• Task directions: Copy out, from the data, each line containing the string "currently".

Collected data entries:
************
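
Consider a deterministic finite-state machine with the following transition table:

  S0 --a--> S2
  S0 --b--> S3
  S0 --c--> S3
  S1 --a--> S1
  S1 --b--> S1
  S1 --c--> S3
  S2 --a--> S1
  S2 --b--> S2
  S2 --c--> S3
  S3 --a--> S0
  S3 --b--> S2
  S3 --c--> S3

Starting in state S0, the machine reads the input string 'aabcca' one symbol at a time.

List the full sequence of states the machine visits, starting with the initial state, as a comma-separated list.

Start: S0
  read 'a': S0 --a--> S2
  read 'a': S2 --a--> S1
  read 'b': S1 --b--> S1
  read 'c': S1 --c--> S3
  read 'c': S3 --c--> S3
  read 'a': S3 --a--> S0

Answer: S0, S2, S1, S1, S3, S3, S0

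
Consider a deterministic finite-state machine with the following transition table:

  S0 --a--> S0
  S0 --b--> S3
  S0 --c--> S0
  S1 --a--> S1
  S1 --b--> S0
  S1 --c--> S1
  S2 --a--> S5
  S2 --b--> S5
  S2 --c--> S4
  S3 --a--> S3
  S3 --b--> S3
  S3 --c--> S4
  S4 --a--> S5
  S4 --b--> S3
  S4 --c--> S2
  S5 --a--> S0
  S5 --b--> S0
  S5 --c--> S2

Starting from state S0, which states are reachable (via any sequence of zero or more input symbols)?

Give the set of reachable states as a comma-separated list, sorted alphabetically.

Answer: S0, S2, S3, S4, S5

Derivation:
BFS from S0:
  visit S0: S0--a-->S0 (seen), S0--b-->S3 (new), S0--c-->S0 (seen)
  visit S3: S3--a-->S3 (seen), S3--b-->S3 (seen), S3--c-->S4 (new)
  visit S4: S4--a-->S5 (new), S4--b-->S3 (seen), S4--c-->S2 (new)
  visit S5: S5--a-->S0 (seen), S5--b-->S0 (seen), S5--c-->S2 (seen)
  visit S2: S2--a-->S5 (seen), S2--b-->S5 (seen), S2--c-->S4 (seen)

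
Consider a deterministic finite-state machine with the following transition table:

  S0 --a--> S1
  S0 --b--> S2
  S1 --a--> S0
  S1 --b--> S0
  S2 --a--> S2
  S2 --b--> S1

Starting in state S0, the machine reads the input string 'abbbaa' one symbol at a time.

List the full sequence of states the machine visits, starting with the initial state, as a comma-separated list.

Start: S0
  read 'a': S0 --a--> S1
  read 'b': S1 --b--> S0
  read 'b': S0 --b--> S2
  read 'b': S2 --b--> S1
  read 'a': S1 --a--> S0
  read 'a': S0 --a--> S1

Answer: S0, S1, S0, S2, S1, S0, S1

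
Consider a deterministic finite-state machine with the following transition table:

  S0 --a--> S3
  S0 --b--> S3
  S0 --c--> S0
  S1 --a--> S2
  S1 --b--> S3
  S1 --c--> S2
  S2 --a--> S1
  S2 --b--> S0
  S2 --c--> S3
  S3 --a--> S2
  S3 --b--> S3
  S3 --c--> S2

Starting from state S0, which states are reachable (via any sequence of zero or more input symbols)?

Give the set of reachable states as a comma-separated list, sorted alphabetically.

BFS from S0:
  visit S0: S0--a-->S3 (new), S0--b-->S3 (seen), S0--c-->S0 (seen)
  visit S3: S3--a-->S2 (new), S3--b-->S3 (seen), S3--c-->S2 (seen)
  visit S2: S2--a-->S1 (new), S2--b-->S0 (seen), S2--c-->S3 (seen)
  visit S1: S1--a-->S2 (seen), S1--b-->S3 (seen), S1--c-->S2 (seen)

Answer: S0, S1, S2, S3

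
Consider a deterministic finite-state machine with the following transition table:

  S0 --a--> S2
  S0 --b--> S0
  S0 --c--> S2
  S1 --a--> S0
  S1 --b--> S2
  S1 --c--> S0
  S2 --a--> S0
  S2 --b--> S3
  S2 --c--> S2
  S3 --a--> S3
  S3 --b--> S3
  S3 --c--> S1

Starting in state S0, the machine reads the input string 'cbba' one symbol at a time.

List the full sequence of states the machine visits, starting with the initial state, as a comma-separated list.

Answer: S0, S2, S3, S3, S3

Derivation:
Start: S0
  read 'c': S0 --c--> S2
  read 'b': S2 --b--> S3
  read 'b': S3 --b--> S3
  read 'a': S3 --a--> S3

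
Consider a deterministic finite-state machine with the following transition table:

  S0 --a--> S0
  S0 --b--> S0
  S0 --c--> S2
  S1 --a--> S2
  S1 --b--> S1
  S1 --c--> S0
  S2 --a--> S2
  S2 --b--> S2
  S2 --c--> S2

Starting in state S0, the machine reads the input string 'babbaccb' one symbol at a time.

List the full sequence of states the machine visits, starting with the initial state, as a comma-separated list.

Start: S0
  read 'b': S0 --b--> S0
  read 'a': S0 --a--> S0
  read 'b': S0 --b--> S0
  read 'b': S0 --b--> S0
  read 'a': S0 --a--> S0
  read 'c': S0 --c--> S2
  read 'c': S2 --c--> S2
  read 'b': S2 --b--> S2

Answer: S0, S0, S0, S0, S0, S0, S2, S2, S2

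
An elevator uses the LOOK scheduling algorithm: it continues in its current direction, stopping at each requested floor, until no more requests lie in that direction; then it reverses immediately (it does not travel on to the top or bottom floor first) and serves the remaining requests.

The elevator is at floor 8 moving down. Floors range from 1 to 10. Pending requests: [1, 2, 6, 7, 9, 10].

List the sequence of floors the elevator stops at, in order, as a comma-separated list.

Current: 8, moving DOWN
Serve below first (descending): [7, 6, 2, 1]
Then reverse, serve above (ascending): [9, 10]

Answer: 7, 6, 2, 1, 9, 10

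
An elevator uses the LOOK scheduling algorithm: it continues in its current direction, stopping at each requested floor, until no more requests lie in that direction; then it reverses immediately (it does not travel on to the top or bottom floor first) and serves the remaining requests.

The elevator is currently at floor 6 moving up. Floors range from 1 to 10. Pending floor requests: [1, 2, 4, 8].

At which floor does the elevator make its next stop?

Current floor: 6, direction: up
Requests above: [8]
Requests below: [1, 2, 4]
Moving up and requests lie above → nearest above is min([8]) = 8

Answer: 8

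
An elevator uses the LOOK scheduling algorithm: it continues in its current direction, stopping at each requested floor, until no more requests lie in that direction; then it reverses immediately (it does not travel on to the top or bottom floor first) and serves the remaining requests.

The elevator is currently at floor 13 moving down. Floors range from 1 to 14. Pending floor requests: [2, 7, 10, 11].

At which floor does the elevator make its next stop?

Current floor: 13, direction: down
Requests above: []
Requests below: [2, 7, 10, 11]
Moving down and requests lie below → nearest below is max([2, 7, 10, 11]) = 11

Answer: 11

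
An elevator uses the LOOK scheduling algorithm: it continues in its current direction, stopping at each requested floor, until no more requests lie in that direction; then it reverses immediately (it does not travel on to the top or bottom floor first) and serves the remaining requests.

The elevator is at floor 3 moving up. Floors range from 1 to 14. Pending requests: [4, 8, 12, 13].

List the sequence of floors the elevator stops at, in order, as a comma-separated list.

Answer: 4, 8, 12, 13

Derivation:
Current: 3, moving UP
Serve above first (ascending): [4, 8, 12, 13]
Then reverse, serve below (descending): []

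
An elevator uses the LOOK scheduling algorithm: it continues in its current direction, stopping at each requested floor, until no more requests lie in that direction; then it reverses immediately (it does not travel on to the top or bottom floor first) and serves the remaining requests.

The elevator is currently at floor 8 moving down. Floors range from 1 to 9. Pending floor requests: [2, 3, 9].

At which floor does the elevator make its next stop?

Current floor: 8, direction: down
Requests above: [9]
Requests below: [2, 3]
Moving down and requests lie below → nearest below is max([2, 3]) = 3

Answer: 3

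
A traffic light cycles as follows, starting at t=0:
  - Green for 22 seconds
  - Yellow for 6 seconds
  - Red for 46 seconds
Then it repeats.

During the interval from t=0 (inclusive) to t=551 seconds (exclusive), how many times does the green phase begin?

Answer: 8

Derivation:
Cycle = 22+6+46 = 74s
green phase starts at t = k*74 + 0 for k=0,1,2,...
Need k*74+0 < 551 → k < 7.446
k ∈ {0, ..., 7} → 8 starts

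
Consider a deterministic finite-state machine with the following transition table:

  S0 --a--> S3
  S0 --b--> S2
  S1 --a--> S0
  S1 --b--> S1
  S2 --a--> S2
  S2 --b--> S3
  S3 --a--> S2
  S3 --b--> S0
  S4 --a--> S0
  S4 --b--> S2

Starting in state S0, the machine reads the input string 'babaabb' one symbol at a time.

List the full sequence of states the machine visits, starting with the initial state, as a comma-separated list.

Answer: S0, S2, S2, S3, S2, S2, S3, S0

Derivation:
Start: S0
  read 'b': S0 --b--> S2
  read 'a': S2 --a--> S2
  read 'b': S2 --b--> S3
  read 'a': S3 --a--> S2
  read 'a': S2 --a--> S2
  read 'b': S2 --b--> S3
  read 'b': S3 --b--> S0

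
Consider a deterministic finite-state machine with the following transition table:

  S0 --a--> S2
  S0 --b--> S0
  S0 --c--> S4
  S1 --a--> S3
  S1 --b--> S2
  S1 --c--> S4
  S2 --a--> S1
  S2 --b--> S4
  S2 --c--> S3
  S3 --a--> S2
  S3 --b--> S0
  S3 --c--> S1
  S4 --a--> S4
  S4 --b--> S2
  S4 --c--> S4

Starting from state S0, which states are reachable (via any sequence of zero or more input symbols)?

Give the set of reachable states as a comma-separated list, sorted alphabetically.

Answer: S0, S1, S2, S3, S4

Derivation:
BFS from S0:
  visit S0: S0--a-->S2 (new), S0--b-->S0 (seen), S0--c-->S4 (new)
  visit S2: S2--a-->S1 (new), S2--b-->S4 (seen), S2--c-->S3 (new)
  visit S4: S4--a-->S4 (seen), S4--b-->S2 (seen), S4--c-->S4 (seen)
  visit S1: S1--a-->S3 (seen), S1--b-->S2 (seen), S1--c-->S4 (seen)
  visit S3: S3--a-->S2 (seen), S3--b-->S0 (seen), S3--c-->S1 (seen)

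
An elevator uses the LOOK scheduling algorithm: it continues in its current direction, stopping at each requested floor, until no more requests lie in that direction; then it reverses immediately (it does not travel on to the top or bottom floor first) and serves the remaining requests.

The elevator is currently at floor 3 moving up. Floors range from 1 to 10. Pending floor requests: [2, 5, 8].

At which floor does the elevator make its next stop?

Current floor: 3, direction: up
Requests above: [5, 8]
Requests below: [2]
Moving up and requests lie above → nearest above is min([5, 8]) = 5

Answer: 5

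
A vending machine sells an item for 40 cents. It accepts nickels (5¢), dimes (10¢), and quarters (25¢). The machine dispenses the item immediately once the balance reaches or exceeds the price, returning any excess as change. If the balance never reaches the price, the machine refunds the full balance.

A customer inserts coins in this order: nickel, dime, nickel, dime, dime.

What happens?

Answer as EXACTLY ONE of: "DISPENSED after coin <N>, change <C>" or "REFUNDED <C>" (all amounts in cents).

Answer: DISPENSED after coin 5, change 0

Derivation:
Price: 40¢
Coin 1 (nickel, 5¢): balance = 5¢
Coin 2 (dime, 10¢): balance = 15¢
Coin 3 (nickel, 5¢): balance = 20¢
Coin 4 (dime, 10¢): balance = 30¢
Coin 5 (dime, 10¢): balance = 40¢
  → balance >= price → DISPENSE, change = 40 - 40 = 0¢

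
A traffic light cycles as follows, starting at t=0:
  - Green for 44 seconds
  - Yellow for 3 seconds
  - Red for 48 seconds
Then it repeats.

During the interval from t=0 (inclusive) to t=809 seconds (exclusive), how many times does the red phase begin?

Answer: 9

Derivation:
Cycle = 44+3+48 = 95s
red phase starts at t = k*95 + 47 for k=0,1,2,...
Need k*95+47 < 809 → k < 8.021
k ∈ {0, ..., 8} → 9 starts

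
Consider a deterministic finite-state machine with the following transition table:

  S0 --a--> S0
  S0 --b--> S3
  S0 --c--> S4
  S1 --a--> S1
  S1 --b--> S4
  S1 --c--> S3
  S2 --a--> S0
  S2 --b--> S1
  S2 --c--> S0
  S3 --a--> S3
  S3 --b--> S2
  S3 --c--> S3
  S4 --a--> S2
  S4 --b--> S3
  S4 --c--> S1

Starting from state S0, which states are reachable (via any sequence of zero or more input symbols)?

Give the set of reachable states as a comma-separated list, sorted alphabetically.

BFS from S0:
  visit S0: S0--a-->S0 (seen), S0--b-->S3 (new), S0--c-->S4 (new)
  visit S3: S3--a-->S3 (seen), S3--b-->S2 (new), S3--c-->S3 (seen)
  visit S4: S4--a-->S2 (seen), S4--b-->S3 (seen), S4--c-->S1 (new)
  visit S2: S2--a-->S0 (seen), S2--b-->S1 (seen), S2--c-->S0 (seen)
  visit S1: S1--a-->S1 (seen), S1--b-->S4 (seen), S1--c-->S3 (seen)

Answer: S0, S1, S2, S3, S4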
************
• Solved exercise:
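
The elevator is currently at floor 6 moving up. Floors range from 1 to 10. Pending floor requests: [1, 2, 4, 8].
The elevator is currently at floor 13 moving down. Floors range from 1 to 14. Pending floor requests: [2, 7, 10, 11].
The elevator is currently at floor 8 moving down. Floors range from 1 to 9. Pending floor requests: [2, 3, 9].
The elevator is currently at floor 3 moving up. Floors range from 1 to 10. Pending floor requests: [2, 5, 8].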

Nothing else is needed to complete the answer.